*** Data to examine ***

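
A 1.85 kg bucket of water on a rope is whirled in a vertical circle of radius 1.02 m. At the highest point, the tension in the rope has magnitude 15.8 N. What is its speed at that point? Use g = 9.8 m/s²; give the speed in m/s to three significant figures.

At the top, T + mg = mv²/r, so v = √(r(T/m + g)) = √(1.02 × (15.8/1.85 + 9.8)) = √(1.02 × 18.34) = √18.71 = 4.325 m/s.

4.33 m/s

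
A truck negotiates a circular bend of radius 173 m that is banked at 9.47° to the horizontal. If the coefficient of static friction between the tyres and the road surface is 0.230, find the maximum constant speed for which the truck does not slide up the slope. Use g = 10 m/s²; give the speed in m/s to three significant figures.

At the maximum speed, friction acts down the slope at its limiting value f = μN. Radially (horizontal, toward centre): N sinθ + μN cosθ = mv²/r. Vertically: N cosθ − μN sinθ = mg.
Dividing: v² = r g (sinθ + μcosθ)/(cosθ − μsinθ).
sinθ + μcosθ = 0.1645 + 0.230×0.9864 = 0.3914; cosθ − μsinθ = 0.9864 − 0.230×0.1645 = 0.9485.
v² = 173 × 10.0 × 0.3914/0.9485 = 713.9 m²/s², so v = 26.72 m/s.

26.7 m/s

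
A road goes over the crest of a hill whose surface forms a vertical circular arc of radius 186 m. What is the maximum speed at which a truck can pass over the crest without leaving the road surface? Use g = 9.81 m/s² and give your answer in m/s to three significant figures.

42.7 m/s

At the crest the centre of the circle is below the truck, so the net downward (centripetal) force is mg − N = mv²/r.
The truck leaves the road when N → 0, giving v_max = √(g r) = √(9.81 × 186) = 42.72 m/s.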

*** End of Data to examine ***

§ Problem to solve: Once you have read the records, output each one exactly as written.

§ Task output:
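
A 1.85 kg bucket of water on a rope is whirled in a vertical circle of radius 1.02 m. At the highest point, the tension in the rope has magnitude 15.8 N. What is its speed at that point? Use g = 9.8 m/s²; give the speed in m/s to three significant figures.

At the top, T + mg = mv²/r, so v = √(r(T/m + g)) = √(1.02 × (15.8/1.85 + 9.8)) = √(1.02 × 18.34) = √18.71 = 4.325 m/s.

4.33 m/s

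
A truck negotiates a circular bend of radius 173 m that is banked at 9.47° to the horizontal. If the coefficient of static friction between the tyres and the road surface is 0.230, find the maximum constant speed for which the truck does not slide up the slope. Use g = 10 m/s²; give the speed in m/s to three significant figures.

At the maximum speed, friction acts down the slope at its limiting value f = μN. Radially (horizontal, toward centre): N sinθ + μN cosθ = mv²/r. Vertically: N cosθ − μN sinθ = mg.
Dividing: v² = r g (sinθ + μcosθ)/(cosθ − μsinθ).
sinθ + μcosθ = 0.1645 + 0.230×0.9864 = 0.3914; cosθ − μsinθ = 0.9864 − 0.230×0.1645 = 0.9485.
v² = 173 × 10.0 × 0.3914/0.9485 = 713.9 m²/s², so v = 26.72 m/s.

26.7 m/s

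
A road goes over the crest of a hill whose surface forms a vertical circular arc of radius 186 m. What is the maximum speed at which a truck can pass over the crest without leaving the road surface? Use g = 9.81 m/s² and give your answer in m/s to three significant figures.

42.7 m/s

At the crest the centre of the circle is below the truck, so the net downward (centripetal) force is mg − N = mv²/r.
The truck leaves the road when N → 0, giving v_max = √(g r) = √(9.81 × 186) = 42.72 m/s.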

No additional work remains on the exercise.